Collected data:

──────────────────────────────

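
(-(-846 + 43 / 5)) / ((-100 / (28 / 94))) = -29309 / 11750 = -2.49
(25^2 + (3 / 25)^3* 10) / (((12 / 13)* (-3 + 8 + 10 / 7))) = 177739289 / 1687500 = 105.33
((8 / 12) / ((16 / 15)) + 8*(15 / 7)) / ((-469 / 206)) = -102485 / 13132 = -7.80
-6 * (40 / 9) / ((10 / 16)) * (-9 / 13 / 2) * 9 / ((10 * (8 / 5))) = 108 / 13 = 8.31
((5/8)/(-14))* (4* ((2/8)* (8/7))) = -5/98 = -0.05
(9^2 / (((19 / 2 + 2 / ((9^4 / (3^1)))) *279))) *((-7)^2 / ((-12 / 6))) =-964467 / 1288267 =-0.75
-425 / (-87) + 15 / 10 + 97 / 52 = 37325 / 4524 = 8.25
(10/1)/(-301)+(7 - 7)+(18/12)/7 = 109/602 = 0.18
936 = 936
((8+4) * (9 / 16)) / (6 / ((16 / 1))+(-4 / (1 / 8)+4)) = -54 / 221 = -0.24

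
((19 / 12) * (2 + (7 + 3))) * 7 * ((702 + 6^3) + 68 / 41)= 5014898 / 41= 122314.59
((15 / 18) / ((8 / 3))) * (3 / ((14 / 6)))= 45 / 112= 0.40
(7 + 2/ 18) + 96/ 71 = 5408/ 639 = 8.46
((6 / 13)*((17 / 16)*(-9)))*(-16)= 918 / 13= 70.62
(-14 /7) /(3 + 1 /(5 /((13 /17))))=-0.63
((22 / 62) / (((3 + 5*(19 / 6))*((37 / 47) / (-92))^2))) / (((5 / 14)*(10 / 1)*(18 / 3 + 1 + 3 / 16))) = 6009045504 / 599450875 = 10.02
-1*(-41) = 41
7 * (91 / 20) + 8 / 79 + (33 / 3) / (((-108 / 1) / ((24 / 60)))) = 1361303 / 42660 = 31.91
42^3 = 74088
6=6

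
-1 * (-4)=4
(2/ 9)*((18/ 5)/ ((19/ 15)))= 12/ 19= 0.63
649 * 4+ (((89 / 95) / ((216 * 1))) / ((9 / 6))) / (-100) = 2596.00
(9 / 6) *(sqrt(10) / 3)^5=50 *sqrt(10) / 81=1.95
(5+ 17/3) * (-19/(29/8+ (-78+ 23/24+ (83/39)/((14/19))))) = 221312/77017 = 2.87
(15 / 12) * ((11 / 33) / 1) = 5 / 12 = 0.42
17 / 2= 8.50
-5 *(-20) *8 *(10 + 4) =11200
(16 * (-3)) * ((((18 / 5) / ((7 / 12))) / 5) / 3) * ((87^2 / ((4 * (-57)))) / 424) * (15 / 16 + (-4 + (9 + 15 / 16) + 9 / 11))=46117917 / 3876950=11.90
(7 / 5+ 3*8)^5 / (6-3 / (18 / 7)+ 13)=592838.03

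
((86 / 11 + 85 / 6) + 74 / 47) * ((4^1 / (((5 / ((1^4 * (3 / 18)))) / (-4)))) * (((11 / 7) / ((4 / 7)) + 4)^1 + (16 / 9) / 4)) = -18927979 / 209385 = -90.40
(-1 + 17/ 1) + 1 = 17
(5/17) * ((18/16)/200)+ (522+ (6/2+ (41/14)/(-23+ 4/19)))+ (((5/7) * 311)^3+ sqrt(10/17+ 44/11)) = sqrt(1326)/17+ 8857247283415551/807943360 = 10962710.32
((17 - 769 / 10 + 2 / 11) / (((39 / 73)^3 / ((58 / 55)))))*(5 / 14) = -147.50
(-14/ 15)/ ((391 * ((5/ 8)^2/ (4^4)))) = -229376/ 146625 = -1.56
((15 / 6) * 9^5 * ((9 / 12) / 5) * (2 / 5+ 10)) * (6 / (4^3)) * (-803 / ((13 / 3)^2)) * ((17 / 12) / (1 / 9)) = -195876929457 / 16640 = -11771450.09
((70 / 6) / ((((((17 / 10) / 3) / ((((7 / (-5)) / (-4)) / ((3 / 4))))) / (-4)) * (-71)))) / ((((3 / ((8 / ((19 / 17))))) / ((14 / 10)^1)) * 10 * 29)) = 10976 / 1760445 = 0.01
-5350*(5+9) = -74900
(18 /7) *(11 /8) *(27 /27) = 99 /28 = 3.54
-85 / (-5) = 17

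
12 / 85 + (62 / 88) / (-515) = 53857 / 385220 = 0.14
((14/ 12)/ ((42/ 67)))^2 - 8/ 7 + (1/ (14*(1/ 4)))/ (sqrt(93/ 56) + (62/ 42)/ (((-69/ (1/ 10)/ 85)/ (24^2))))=1543221213221/ 665712604368 - 2116*sqrt(1302)/ 2274811589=2.32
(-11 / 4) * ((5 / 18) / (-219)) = 55 / 15768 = 0.00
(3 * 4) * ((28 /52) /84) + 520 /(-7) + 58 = -1475 /91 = -16.21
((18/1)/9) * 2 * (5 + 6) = 44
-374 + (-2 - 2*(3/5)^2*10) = -1916/5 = -383.20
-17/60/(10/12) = -17/50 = -0.34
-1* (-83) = 83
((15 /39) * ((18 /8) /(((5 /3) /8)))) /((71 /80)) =4320 /923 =4.68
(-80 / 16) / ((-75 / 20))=4 / 3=1.33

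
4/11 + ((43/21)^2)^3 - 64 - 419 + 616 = 195353893046/943427331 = 207.07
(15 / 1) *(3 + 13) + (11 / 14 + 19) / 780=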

──────────────────────────────

Pull out all lines from the entries above in which the word "sqrt" appears.

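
(9 / 6) *(sqrt(10) / 3)^5=50 *sqrt(10) / 81=1.95
(5/17) * ((18/16)/200)+ (522+ (6/2+ (41/14)/(-23+ 4/19)))+ (((5/7) * 311)^3+ sqrt(10/17+ 44/11)) = sqrt(1326)/17+ 8857247283415551/807943360 = 10962710.32
((14/ 12)/ ((42/ 67)))^2 - 8/ 7 + (1/ (14*(1/ 4)))/ (sqrt(93/ 56) + (62/ 42)/ (((-69/ (1/ 10)/ 85)/ (24^2))))=1543221213221/ 665712604368 - 2116*sqrt(1302)/ 2274811589=2.32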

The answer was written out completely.